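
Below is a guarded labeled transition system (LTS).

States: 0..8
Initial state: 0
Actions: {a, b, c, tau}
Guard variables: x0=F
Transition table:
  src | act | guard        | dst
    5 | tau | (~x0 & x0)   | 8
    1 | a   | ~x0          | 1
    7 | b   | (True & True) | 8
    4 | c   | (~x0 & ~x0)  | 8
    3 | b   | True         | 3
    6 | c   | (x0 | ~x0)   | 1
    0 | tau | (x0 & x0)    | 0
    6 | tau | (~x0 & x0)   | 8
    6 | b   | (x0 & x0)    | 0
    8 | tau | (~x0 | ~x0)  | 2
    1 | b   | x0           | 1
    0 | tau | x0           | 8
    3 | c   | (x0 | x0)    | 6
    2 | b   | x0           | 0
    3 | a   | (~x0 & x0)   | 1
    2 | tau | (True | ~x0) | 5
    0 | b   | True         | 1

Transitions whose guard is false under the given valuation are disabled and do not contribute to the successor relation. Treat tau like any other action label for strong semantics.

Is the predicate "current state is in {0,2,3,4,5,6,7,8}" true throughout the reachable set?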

------------------------------------------------------------

-- DIRECTIONS FOR THIS TASK --
Give back each entry above precisely as it was written.

-- ANSWER BOX --
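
Below is a guarded labeled transition system (LTS).

States: 0..8
Initial state: 0
Actions: {a, b, c, tau}
Guard variables: x0=F
Transition table:
  src | act | guard        | dst
    5 | tau | (~x0 & x0)   | 8
    1 | a   | ~x0          | 1
    7 | b   | (True & True) | 8
    4 | c   | (~x0 & ~x0)  | 8
    3 | b   | True         | 3
    6 | c   | (x0 | ~x0)   | 1
    0 | tau | (x0 & x0)    | 0
    6 | tau | (~x0 & x0)   | 8
    6 | b   | (x0 & x0)    | 0
    8 | tau | (~x0 | ~x0)  | 2
    1 | b   | x0           | 1
    0 | tau | x0           | 8
    3 | c   | (x0 | x0)    | 6
    2 | b   | x0           | 0
    3 | a   | (~x0 & x0)   | 1
    2 | tau | (True | ~x0) | 5
    0 | b   | True         | 1

Transitions whose guard is false under the given valuation are disabled and do not contribute to the successor relation. Treat tau like any other action label for strong semantics.

Is the predicate "current state is in {0,2,3,4,5,6,7,8}" true throughout the reachable set?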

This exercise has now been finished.